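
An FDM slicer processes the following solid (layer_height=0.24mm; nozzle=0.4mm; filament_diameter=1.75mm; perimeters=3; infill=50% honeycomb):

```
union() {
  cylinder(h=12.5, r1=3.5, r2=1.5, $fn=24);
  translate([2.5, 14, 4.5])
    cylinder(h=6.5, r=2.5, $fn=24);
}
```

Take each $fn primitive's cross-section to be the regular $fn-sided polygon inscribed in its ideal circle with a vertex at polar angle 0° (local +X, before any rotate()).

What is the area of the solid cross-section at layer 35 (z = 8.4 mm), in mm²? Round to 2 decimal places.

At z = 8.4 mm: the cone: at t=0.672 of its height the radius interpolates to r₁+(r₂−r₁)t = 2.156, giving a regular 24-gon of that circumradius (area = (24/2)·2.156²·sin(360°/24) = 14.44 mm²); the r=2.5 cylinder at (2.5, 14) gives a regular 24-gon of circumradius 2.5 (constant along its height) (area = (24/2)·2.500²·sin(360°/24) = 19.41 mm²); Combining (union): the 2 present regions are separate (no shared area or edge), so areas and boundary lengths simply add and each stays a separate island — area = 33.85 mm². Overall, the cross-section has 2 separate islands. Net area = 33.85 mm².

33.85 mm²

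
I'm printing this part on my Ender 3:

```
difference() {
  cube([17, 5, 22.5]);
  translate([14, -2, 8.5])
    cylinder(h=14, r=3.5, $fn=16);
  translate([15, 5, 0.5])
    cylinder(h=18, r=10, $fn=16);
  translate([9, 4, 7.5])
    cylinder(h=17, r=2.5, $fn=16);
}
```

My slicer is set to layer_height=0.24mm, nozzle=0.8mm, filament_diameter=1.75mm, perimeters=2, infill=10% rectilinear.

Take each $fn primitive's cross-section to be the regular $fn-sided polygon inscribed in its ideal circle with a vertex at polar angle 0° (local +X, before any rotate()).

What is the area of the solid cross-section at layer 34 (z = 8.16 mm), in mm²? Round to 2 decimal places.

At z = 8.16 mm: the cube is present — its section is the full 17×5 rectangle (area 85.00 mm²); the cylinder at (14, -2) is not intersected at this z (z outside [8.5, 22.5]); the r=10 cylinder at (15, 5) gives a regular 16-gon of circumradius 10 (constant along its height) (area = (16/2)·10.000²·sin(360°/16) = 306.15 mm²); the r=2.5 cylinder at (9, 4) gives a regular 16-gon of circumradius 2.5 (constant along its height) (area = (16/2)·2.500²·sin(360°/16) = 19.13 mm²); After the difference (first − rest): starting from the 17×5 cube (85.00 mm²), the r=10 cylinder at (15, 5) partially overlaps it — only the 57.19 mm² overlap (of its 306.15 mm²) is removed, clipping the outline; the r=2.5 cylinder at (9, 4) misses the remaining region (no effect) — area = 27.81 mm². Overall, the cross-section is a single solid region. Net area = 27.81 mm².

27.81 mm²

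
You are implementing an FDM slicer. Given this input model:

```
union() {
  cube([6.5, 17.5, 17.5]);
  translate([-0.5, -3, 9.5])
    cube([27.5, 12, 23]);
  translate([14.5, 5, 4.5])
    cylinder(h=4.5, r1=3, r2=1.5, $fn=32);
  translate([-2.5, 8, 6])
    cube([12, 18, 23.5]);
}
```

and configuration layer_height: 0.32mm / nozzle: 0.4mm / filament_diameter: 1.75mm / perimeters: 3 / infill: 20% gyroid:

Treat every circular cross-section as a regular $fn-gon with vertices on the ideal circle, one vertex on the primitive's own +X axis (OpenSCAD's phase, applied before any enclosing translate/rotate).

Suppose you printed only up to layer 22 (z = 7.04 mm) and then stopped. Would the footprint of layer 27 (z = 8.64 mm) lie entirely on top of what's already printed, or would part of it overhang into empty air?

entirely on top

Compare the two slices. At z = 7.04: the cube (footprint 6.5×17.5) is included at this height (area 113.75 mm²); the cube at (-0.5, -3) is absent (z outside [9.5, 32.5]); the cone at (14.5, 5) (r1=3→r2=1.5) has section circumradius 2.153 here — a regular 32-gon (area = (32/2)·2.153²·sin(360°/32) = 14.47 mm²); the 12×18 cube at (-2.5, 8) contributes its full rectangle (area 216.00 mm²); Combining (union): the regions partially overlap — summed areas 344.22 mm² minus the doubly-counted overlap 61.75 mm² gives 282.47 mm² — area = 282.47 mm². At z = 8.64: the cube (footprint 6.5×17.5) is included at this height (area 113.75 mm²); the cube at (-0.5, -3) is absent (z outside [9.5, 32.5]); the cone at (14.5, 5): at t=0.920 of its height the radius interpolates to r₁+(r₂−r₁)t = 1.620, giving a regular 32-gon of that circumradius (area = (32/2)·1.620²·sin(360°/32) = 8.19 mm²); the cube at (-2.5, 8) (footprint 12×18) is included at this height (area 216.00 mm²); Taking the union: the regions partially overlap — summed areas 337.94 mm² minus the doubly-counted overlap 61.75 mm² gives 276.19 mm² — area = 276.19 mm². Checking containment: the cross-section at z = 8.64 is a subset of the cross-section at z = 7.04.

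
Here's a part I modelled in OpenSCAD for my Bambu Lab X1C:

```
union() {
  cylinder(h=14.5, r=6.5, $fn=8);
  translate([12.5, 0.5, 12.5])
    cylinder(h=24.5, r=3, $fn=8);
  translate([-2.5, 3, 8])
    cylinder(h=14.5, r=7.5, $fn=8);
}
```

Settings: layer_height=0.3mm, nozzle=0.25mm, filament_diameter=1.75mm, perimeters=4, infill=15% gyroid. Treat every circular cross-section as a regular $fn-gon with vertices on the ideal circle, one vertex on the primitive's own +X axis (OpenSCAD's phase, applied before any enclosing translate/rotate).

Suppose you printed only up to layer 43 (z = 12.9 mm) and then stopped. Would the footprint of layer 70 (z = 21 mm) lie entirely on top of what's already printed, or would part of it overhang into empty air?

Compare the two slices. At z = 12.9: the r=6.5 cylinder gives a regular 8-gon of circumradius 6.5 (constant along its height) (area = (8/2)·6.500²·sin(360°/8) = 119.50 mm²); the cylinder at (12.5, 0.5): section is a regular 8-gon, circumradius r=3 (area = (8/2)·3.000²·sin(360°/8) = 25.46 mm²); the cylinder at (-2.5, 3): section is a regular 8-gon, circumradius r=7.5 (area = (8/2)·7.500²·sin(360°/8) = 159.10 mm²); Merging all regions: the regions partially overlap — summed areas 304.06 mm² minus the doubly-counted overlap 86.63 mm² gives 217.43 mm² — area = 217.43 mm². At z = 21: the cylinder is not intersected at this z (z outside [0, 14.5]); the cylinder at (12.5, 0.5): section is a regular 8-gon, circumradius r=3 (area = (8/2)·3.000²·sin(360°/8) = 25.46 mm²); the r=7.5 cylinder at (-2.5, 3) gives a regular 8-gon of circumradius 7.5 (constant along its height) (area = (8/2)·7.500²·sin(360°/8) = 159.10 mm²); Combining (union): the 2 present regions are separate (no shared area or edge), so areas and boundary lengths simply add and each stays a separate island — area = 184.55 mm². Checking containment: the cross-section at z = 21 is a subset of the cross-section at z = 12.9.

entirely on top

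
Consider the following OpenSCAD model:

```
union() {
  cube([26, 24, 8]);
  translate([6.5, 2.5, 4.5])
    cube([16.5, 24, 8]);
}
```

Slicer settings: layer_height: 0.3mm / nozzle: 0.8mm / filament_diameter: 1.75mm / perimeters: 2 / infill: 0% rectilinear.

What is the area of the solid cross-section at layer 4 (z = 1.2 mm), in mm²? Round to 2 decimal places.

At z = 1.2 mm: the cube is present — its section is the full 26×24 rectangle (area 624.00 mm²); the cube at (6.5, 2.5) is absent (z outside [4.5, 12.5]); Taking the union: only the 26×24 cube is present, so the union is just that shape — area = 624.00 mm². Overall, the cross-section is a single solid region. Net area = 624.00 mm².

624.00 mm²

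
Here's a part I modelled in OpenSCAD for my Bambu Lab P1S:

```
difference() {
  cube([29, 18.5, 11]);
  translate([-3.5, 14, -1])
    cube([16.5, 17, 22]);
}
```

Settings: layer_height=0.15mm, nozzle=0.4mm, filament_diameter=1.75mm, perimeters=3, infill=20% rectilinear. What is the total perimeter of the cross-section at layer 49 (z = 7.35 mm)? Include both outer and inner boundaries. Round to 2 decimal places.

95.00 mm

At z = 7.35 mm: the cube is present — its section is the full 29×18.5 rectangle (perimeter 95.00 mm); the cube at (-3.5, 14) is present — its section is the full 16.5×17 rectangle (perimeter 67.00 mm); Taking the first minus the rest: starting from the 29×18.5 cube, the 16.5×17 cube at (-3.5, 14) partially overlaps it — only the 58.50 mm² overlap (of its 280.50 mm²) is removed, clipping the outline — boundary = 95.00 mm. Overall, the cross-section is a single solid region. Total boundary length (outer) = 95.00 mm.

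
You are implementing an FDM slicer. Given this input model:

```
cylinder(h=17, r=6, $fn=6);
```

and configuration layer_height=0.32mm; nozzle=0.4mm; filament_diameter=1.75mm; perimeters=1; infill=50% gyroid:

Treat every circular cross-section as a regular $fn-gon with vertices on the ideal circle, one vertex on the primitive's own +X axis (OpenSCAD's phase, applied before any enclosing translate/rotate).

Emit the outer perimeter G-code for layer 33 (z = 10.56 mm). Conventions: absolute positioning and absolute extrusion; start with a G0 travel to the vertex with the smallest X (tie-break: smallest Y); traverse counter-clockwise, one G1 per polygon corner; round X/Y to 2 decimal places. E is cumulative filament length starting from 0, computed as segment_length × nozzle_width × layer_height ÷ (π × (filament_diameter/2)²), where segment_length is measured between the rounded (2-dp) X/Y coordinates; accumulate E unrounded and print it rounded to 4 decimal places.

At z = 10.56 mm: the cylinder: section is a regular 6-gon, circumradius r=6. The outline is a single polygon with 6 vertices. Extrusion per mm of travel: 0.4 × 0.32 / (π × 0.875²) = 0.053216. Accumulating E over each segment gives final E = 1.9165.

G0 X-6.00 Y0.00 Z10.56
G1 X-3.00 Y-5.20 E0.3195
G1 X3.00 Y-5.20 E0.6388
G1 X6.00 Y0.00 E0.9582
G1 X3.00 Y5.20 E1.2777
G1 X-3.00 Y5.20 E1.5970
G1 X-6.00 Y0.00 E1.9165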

--- Work instruction ---
Copy each line of the listing that contains "OpenSCAD".

--- Solution for this task ---
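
Treat every circular cross-section as a regular $fn-gon with vertices on the ideal circle, one vertex on the primitive's own +X axis (OpenSCAD's phase, applied before any enclosing translate/rotate).
Here's a part I modelled in OpenSCAD for my Bambu Lab X1C:
Settings: layer_height=0.3mm, nozzle=0.25mm, filament_diameter=1.75mm, perimeters=4, infill=15% gyroid. Treat every circular cross-section as a regular $fn-gon with vertices on the ideal circle, one vertex on the primitive's own +X axis (OpenSCAD's phase, applied before any enclosing translate/rotate).
Consider the following OpenSCAD model:
Here's a part I modelled in OpenSCAD for my Bambu Lab P1S:
Treat every circular cross-section as a regular $fn-gon with vertices on the ideal circle, one vertex on the primitive's own +X axis (OpenSCAD's phase, applied before any enclosing translate/rotate).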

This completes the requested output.